*EXERCISE AIM:*
Repeat the listing in full, word for word.

*MATERIAL SHOWN:*

>>>

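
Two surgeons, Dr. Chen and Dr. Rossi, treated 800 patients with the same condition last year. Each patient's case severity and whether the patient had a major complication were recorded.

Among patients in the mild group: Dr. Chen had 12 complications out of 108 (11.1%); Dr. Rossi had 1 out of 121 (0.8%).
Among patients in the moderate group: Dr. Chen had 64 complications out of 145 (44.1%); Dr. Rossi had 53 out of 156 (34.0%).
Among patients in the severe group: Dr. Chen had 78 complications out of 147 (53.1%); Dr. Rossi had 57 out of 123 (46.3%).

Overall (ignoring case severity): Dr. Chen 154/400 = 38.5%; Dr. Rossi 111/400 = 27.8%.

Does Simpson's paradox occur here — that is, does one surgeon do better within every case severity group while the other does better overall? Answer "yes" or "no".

no

Within each case severity level (mild 11.1% vs 0.8%; moderate 44.1% vs 34.0%; severe 53.1% vs 46.3%), Dr. Rossi has the lower rate every time. Pooled: 38.5% vs 27.8% — Dr. Rossi has the lower rate overall. They agree.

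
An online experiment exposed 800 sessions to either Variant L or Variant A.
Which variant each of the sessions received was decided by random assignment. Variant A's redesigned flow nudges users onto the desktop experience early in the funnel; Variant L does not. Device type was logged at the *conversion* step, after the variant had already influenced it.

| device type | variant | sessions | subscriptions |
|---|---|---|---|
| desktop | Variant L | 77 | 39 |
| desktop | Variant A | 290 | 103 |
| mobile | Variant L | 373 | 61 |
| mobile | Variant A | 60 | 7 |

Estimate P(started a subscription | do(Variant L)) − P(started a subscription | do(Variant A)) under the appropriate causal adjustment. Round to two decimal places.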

<<<

*YOUR SOLUTION:*
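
Two surgeons, Dr. Chen and Dr. Rossi, treated 800 patients with the same condition last year. Each patient's case severity and whether the patient had a major complication were recorded.

Among patients in the mild group: Dr. Chen had 12 complications out of 108 (11.1%); Dr. Rossi had 1 out of 121 (0.8%).
Among patients in the moderate group: Dr. Chen had 64 complications out of 145 (44.1%); Dr. Rossi had 53 out of 156 (34.0%).
Among patients in the severe group: Dr. Chen had 78 complications out of 147 (53.1%); Dr. Rossi had 57 out of 123 (46.3%).

Overall (ignoring case severity): Dr. Chen 154/400 = 38.5%; Dr. Rossi 111/400 = 27.8%.

Does Simpson's paradox occur here — that is, does one surgeon do better within every case severity group while the other does better overall? Answer "yes" or "no".

no

Within each case severity level (mild 11.1% vs 0.8%; moderate 44.1% vs 34.0%; severe 53.1% vs 46.3%), Dr. Rossi has the lower rate every time. Pooled: 38.5% vs 27.8% — Dr. Rossi has the lower rate overall. They agree.

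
An online experiment exposed 800 sessions to either Variant L or Variant A.
Which variant each of the sessions received was decided by random assignment. Variant A's redesigned flow nudges users onto the desktop experience early in the funnel; Variant L does not. Device type was logged at the *conversion* step, after the variant had already influenced it.

| device type | variant | sessions | subscriptions |
|---|---|---|---|
| desktop | Variant L | 77 | 39 |
| desktop | Variant A | 290 | 103 |
| mobile | Variant L | 373 | 61 |
| mobile | Variant A | 60 | 7 |

Estimate P(started a subscription | do(Variant L)) − P(started a subscription | do(Variant A)) under the appropriate causal adjustment. Round to two decimal places.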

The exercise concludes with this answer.